» **Task to carry out**
Nothing but the lines from the one with "thr0.a=2 thr1.a=0 thr2.a=2" through the final line of the entries below should be written out, each exactly as given.

» **Data to use**
╔══

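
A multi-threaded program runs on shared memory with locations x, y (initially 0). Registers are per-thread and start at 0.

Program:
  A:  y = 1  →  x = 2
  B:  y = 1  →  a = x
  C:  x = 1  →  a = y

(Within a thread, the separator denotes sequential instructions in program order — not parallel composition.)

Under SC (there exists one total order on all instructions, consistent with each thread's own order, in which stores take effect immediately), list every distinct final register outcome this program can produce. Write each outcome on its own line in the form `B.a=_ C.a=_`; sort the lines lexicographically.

outcome vector order: (B.a,C.a)
|SC outcomes| = 5

B.a=0 C.a=1
B.a=1 C.a=0
B.a=1 C.a=1
B.a=2 C.a=0
B.a=2 C.a=1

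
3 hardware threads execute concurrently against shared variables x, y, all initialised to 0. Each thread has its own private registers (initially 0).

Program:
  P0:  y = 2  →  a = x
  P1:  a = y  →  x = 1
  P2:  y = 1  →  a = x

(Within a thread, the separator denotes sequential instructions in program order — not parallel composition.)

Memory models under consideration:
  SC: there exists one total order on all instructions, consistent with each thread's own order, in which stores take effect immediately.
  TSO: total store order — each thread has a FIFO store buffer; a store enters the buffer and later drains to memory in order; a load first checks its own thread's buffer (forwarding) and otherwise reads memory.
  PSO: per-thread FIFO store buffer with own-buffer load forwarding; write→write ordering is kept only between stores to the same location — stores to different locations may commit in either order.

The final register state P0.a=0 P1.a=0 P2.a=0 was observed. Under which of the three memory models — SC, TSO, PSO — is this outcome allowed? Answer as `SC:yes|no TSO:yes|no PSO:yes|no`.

outcome vector order: (P0.a,P1.a,P2.a)
SC (12): (0,0,0), (0,0,1), (0,1,0), (0,1,1), (0,2,0), (0,2,1), (1,0,0), (1,0,1), (1,1,0), (1,1,1), (1,2,0), (1,2,1)
TSO (12): (0,0,0), (0,0,1), (0,1,0), (0,1,1), (0,2,0), (0,2,1), (1,0,0), (1,0,1), (1,1,0), (1,1,1), (1,2,0), (1,2,1)
PSO (12): (0,0,0), (0,0,1), (0,1,0), (0,1,1), (0,2,0), (0,2,1), (1,0,0), (1,0,1), (1,1,0), (1,1,1), (1,2,0), (1,2,1)
target (0,0,0) ∈ {SC,TSO,PSO}

SC:yes TSO:yes PSO:yes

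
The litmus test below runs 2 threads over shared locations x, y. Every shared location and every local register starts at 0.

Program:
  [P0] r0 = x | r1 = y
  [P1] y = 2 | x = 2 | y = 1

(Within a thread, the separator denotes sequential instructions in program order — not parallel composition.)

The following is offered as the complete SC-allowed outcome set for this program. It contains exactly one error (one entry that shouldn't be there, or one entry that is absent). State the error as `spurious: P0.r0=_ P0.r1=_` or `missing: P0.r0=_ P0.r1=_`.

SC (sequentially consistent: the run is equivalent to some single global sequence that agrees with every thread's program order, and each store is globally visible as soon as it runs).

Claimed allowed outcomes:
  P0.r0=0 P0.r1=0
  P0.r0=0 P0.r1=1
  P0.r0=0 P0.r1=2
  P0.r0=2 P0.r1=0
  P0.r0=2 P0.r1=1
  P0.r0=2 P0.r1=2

outcome vector order: (P0.r0,P0.r1)
under SC → 00 01 02 21 22
claimed∖SC = {20}

spurious: P0.r0=2 P0.r1=0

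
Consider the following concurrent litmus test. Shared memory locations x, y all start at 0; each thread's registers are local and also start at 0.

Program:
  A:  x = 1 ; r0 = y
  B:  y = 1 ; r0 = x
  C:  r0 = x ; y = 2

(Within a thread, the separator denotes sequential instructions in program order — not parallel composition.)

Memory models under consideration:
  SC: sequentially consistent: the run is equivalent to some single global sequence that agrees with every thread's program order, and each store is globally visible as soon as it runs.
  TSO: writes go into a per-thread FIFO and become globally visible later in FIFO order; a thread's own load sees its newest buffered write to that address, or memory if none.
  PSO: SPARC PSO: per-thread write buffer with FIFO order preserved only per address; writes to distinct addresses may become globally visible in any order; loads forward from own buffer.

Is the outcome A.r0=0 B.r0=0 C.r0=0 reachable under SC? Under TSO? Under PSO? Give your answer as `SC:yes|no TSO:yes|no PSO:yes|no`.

SC:no TSO:yes PSO:yes

outcome vector order: (A.r0,B.r0,C.r0)
under SC → 010 011 100 101 110 111 200 201 210 211
under TSO → 000 001 010 011 100 101 110 111 200 201 210 211
under PSO → 000 001 010 011 100 101 110 111 200 201 210 211
target 000 ∈ {TSO,PSO}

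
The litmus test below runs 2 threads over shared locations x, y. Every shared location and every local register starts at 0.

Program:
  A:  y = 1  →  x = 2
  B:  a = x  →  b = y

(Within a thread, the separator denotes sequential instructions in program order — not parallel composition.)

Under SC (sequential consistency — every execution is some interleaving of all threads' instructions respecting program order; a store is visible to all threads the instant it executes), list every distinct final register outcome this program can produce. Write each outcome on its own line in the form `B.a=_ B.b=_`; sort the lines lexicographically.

outcome vector order: (B.a,B.b)
|SC outcomes| = 3

B.a=0 B.b=0
B.a=0 B.b=1
B.a=2 B.b=1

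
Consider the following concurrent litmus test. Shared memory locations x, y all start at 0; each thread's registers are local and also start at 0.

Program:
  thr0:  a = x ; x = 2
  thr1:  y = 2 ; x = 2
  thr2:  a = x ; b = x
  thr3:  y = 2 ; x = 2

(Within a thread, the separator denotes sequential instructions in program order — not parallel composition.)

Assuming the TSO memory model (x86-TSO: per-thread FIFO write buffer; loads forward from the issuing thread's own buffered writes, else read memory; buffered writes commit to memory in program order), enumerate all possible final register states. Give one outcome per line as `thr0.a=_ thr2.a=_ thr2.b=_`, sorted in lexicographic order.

thr0.a=0 thr2.a=0 thr2.b=0
thr0.a=0 thr2.a=0 thr2.b=2
thr0.a=0 thr2.a=2 thr2.b=2
thr0.a=2 thr2.a=0 thr2.b=0
thr0.a=2 thr2.a=0 thr2.b=2
thr0.a=2 thr2.a=2 thr2.b=2

outcome vector order: (thr0.a,thr2.a,thr2.b)
|TSO outcomes| = 6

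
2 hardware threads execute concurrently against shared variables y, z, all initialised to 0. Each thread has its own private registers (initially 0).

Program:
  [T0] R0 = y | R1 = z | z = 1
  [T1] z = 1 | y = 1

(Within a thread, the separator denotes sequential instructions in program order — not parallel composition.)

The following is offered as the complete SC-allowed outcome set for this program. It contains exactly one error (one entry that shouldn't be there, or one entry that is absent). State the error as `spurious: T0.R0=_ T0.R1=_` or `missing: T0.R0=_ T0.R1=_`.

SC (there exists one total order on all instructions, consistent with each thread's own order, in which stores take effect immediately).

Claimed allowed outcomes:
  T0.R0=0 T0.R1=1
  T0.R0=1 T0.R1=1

outcome vector order: (T0.R0,T0.R1)
SC (3): 00; 01; 11
SC∖claimed = {00}

missing: T0.R0=0 T0.R1=0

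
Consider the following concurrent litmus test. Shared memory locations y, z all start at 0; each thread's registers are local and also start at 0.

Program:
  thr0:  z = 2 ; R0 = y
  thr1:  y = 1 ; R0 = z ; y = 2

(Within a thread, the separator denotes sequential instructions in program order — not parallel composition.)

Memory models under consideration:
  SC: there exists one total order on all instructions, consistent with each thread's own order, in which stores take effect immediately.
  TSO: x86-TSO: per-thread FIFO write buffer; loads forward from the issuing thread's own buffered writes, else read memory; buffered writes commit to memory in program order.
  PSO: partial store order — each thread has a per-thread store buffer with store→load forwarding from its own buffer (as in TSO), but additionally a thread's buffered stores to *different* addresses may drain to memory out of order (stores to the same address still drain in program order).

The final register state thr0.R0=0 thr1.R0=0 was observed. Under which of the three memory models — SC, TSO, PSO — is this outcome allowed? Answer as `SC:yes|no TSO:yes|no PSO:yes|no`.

outcome vector order: (thr0.R0,thr1.R0)
under SC → <0 2>, <1 0>, <1 2>, <2 0>, <2 2>
under TSO → <0 0>, <0 2>, <1 0>, <1 2>, <2 0>, <2 2>
under PSO → <0 0>, <0 2>, <1 0>, <1 2>, <2 0>, <2 2>
target <0 0> ∈ {TSO,PSO}

SC:no TSO:yes PSO:yes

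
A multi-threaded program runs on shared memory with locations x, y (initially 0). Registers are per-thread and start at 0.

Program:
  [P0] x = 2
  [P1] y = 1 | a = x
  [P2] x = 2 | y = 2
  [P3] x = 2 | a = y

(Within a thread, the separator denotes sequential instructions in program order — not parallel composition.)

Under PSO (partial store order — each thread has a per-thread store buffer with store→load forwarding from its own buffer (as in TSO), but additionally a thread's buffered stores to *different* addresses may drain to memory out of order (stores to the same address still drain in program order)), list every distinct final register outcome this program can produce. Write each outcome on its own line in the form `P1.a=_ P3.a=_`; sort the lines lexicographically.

outcome vector order: (P1.a,P3.a)
|PSO outcomes| = 6

P1.a=0 P3.a=0
P1.a=0 P3.a=1
P1.a=0 P3.a=2
P1.a=2 P3.a=0
P1.a=2 P3.a=1
P1.a=2 P3.a=2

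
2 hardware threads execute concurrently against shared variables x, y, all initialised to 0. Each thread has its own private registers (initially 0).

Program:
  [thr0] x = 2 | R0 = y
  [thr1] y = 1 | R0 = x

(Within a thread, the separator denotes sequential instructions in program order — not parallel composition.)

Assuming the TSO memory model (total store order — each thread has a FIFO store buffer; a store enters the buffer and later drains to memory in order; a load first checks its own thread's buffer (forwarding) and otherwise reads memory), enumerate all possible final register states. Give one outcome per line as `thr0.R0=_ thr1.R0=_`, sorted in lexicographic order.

thr0.R0=0 thr1.R0=0
thr0.R0=0 thr1.R0=2
thr0.R0=1 thr1.R0=0
thr0.R0=1 thr1.R0=2

outcome vector order: (thr0.R0,thr1.R0)
|TSO outcomes| = 4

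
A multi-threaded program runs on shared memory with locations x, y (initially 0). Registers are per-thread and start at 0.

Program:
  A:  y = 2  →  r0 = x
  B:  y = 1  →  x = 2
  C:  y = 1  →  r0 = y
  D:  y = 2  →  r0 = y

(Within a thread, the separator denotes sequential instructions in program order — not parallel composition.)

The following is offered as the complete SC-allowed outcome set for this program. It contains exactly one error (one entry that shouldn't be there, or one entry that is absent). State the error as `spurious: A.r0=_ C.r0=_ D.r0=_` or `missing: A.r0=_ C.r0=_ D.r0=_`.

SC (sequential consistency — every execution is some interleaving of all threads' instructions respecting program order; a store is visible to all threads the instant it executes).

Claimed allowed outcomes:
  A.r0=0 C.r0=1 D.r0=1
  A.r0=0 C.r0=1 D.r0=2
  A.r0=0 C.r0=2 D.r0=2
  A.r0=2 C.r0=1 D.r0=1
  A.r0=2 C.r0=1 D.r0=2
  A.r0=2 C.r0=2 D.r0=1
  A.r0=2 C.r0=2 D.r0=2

missing: A.r0=0 C.r0=2 D.r0=1

outcome vector order: (A.r0,C.r0,D.r0)
SC (8): 011, 012, 021, 022, 211, 212, 221, 222
SC∖claimed = {021}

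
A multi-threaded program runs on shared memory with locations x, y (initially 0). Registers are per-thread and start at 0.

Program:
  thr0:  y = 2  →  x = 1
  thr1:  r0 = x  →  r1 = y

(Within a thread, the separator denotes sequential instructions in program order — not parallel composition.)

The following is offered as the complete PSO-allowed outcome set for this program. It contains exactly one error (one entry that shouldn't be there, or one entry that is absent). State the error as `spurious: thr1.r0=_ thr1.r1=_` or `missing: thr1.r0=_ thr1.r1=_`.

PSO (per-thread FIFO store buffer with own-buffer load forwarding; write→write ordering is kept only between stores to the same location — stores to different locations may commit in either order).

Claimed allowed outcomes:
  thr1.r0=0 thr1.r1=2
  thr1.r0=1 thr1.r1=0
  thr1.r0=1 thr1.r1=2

outcome vector order: (thr1.r0,thr1.r1)
under PSO → (0,0), (0,2), (1,0), (1,2)
PSO∖claimed = {(0,0)}

missing: thr1.r0=0 thr1.r1=0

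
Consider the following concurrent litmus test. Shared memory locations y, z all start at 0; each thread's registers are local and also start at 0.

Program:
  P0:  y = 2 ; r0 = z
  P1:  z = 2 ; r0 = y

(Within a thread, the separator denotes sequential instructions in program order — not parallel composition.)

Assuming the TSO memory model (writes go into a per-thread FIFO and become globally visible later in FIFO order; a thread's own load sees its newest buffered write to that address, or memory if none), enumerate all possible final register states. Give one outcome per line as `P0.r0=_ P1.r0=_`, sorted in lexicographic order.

P0.r0=0 P1.r0=0
P0.r0=0 P1.r0=2
P0.r0=2 P1.r0=0
P0.r0=2 P1.r0=2

outcome vector order: (P0.r0,P1.r0)
|TSO outcomes| = 4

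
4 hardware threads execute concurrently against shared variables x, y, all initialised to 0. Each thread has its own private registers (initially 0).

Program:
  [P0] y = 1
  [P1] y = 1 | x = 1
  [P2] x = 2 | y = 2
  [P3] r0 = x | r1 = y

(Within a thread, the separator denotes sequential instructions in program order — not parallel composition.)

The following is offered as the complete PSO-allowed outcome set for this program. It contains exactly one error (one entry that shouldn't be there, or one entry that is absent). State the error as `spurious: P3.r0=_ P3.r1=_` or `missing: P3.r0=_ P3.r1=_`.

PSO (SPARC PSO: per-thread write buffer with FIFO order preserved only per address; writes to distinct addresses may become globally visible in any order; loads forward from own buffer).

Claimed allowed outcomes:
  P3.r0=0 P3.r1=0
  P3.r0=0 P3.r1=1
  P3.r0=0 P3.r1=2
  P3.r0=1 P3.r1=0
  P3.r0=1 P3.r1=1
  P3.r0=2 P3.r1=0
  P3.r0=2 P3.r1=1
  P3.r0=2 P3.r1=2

missing: P3.r0=1 P3.r1=2

outcome vector order: (P3.r0,P3.r1)
PSO: 9 outcomes — {00; 01; 02; 10; 11; 12; 20; 21; 22}
PSO∖claimed = {12}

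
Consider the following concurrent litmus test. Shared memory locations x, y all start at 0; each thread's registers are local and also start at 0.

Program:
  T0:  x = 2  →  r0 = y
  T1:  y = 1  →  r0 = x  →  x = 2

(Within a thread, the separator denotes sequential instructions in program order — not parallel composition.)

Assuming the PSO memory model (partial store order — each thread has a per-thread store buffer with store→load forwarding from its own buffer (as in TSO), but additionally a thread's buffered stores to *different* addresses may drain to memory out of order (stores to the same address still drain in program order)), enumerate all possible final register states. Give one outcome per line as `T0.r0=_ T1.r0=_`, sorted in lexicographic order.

T0.r0=0 T1.r0=0
T0.r0=0 T1.r0=2
T0.r0=1 T1.r0=0
T0.r0=1 T1.r0=2

outcome vector order: (T0.r0,T1.r0)
|PSO outcomes| = 4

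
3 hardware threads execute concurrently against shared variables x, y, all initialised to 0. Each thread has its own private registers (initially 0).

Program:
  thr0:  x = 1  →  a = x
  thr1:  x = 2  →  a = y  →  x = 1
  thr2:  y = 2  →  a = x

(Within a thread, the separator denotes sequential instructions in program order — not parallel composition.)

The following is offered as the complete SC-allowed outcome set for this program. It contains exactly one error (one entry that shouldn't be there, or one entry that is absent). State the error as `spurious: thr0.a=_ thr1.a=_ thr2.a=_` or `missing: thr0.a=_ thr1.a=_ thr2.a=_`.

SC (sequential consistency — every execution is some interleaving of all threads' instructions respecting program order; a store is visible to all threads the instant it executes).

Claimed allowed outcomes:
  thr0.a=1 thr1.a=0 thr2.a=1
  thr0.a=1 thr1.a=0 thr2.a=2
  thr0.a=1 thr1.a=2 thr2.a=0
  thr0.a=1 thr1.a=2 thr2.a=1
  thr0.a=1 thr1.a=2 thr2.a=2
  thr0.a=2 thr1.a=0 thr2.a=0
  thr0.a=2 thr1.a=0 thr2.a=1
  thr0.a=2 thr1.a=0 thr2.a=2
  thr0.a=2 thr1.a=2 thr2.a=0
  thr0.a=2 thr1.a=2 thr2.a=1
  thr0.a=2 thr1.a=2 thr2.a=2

outcome vector order: (thr0.a,thr1.a,thr2.a)
[SC] allowed = {(1,0,1) (1,0,2) (1,2,0) (1,2,1) (1,2,2) (2,0,1) (2,0,2) (2,2,0) (2,2,1) (2,2,2)}
claimed∖SC = {(2,0,0)}

spurious: thr0.a=2 thr1.a=0 thr2.a=0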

╚══

» **Answer box**
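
  thr0.a=2 thr1.a=0 thr2.a=2
  thr0.a=2 thr1.a=2 thr2.a=0
  thr0.a=2 thr1.a=2 thr2.a=1
  thr0.a=2 thr1.a=2 thr2.a=2

outcome vector order: (thr0.a,thr1.a,thr2.a)
[SC] allowed = {(1,0,1) (1,0,2) (1,2,0) (1,2,1) (1,2,2) (2,0,1) (2,0,2) (2,2,0) (2,2,1) (2,2,2)}
claimed∖SC = {(2,0,0)}

spurious: thr0.a=2 thr1.a=0 thr2.a=0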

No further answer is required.